■ TASK STATEMENT: Each line of the material below that holds the word "week" needs to be copied.

■ EXERCISE DATA:
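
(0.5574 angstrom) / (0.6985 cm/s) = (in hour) 2.217e-12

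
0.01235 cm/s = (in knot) 0.0002401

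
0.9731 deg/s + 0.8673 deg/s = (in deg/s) 1.84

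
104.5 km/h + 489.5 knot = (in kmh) 1011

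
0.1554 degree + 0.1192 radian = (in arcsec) 2.515e+04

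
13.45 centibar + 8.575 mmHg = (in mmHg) 109.5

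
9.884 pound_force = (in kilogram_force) 4.483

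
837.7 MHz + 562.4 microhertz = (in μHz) 8.377e+14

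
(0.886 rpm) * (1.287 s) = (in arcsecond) 2.463e+04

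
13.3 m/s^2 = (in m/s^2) 13.3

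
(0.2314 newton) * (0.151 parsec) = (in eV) 6.729e+33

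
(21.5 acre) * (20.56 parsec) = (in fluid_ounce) 1.866e+27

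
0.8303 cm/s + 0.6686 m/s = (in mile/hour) 1.514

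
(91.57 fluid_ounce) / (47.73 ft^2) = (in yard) 0.0006679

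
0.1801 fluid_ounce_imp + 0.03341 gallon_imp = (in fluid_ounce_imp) 5.526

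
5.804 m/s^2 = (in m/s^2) 5.804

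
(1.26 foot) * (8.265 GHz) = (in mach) 9.322e+06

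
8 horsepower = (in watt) 5966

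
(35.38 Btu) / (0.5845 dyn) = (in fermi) 6.386e+24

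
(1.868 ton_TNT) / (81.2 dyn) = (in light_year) 0.001017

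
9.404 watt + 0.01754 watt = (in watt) 9.422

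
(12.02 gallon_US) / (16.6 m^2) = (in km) 2.741e-06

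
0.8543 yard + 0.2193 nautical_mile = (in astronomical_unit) 2.72e-09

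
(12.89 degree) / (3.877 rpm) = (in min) 0.009235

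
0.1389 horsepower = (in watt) 103.6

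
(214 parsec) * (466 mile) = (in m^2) 4.952e+24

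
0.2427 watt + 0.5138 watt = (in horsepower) 0.001014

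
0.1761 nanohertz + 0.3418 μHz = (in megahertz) 3.42e-13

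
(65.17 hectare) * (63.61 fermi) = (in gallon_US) 1.095e-05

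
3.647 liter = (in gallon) 0.9634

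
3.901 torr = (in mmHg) 3.901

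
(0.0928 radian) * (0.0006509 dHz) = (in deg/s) 0.0003461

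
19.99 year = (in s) 6.304e+08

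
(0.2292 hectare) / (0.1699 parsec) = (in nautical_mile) 2.361e-16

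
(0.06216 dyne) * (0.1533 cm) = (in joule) 9.529e-10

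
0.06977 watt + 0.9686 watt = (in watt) 1.038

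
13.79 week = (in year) 0.2645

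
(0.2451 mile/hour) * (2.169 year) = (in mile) 4657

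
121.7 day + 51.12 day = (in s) 1.493e+07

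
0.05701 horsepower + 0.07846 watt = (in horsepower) 0.05712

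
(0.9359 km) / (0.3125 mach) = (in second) 8.796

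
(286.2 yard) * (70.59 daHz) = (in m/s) 1.847e+05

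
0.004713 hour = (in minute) 0.2828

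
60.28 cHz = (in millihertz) 602.8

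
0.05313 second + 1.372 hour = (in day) 0.05717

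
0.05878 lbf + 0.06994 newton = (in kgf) 0.03379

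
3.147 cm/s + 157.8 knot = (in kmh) 292.4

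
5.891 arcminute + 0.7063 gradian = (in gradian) 0.8154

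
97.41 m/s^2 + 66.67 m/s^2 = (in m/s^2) 164.1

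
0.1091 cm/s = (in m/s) 0.001091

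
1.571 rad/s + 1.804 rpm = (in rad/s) 1.76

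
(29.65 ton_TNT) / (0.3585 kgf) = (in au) 0.2359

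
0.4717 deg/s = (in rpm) 0.07862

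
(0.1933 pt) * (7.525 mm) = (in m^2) 5.131e-07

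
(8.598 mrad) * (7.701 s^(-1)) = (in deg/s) 3.794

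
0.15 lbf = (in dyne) 6.672e+04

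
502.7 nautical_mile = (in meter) 9.31e+05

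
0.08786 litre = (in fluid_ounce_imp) 3.092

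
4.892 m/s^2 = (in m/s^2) 4.892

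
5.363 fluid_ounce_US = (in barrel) 0.0009976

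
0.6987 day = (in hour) 16.77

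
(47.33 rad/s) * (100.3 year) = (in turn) 2.383e+10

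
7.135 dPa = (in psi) 0.0001035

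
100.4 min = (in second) 6024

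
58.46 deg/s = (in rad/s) 1.02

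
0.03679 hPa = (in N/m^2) 3.679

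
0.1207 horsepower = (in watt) 90.01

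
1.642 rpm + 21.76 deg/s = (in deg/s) 31.61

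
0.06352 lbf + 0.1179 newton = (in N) 0.4005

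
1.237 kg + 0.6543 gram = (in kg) 1.238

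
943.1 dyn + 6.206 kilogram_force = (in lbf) 13.68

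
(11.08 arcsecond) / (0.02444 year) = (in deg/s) 3.993e-09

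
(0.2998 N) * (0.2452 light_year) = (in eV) 4.341e+33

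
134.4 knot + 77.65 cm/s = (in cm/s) 6992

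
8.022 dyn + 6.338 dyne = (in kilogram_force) 1.464e-05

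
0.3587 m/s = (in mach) 0.001053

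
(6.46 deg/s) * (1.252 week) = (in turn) 1.359e+04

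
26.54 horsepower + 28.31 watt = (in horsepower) 26.58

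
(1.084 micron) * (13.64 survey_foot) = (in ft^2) 4.851e-05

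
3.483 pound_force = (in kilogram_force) 1.58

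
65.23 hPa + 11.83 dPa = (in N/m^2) 6524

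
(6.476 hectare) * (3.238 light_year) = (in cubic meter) 1.984e+21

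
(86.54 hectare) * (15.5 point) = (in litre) 4.732e+06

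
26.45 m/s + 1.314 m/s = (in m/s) 27.76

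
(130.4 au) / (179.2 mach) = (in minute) 5.328e+06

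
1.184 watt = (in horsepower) 0.001588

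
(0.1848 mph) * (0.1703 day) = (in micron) 1.216e+09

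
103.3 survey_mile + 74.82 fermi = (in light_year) 1.757e-11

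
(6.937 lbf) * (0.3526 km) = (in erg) 1.088e+11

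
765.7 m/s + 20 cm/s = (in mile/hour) 1713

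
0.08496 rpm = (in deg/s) 0.5098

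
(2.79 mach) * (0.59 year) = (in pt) 5.01e+13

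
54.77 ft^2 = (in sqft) 54.77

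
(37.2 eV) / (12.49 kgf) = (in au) 3.253e-31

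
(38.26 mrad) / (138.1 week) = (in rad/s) 4.581e-10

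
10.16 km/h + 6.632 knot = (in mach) 0.01831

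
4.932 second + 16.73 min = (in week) 0.001668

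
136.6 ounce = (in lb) 8.537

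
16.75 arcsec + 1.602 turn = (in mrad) 1.007e+04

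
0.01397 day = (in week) 0.001996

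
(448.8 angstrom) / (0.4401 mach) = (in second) 2.995e-10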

■ ANSWER BOX:
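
13.79 week = (in year) 0.2645
(6.46 deg/s) * (1.252 week) = (in turn) 1.359e+04
(38.26 mrad) / (138.1 week) = (in rad/s) 4.581e-10
4.932 second + 16.73 min = (in week) 0.001668
0.01397 day = (in week) 0.001996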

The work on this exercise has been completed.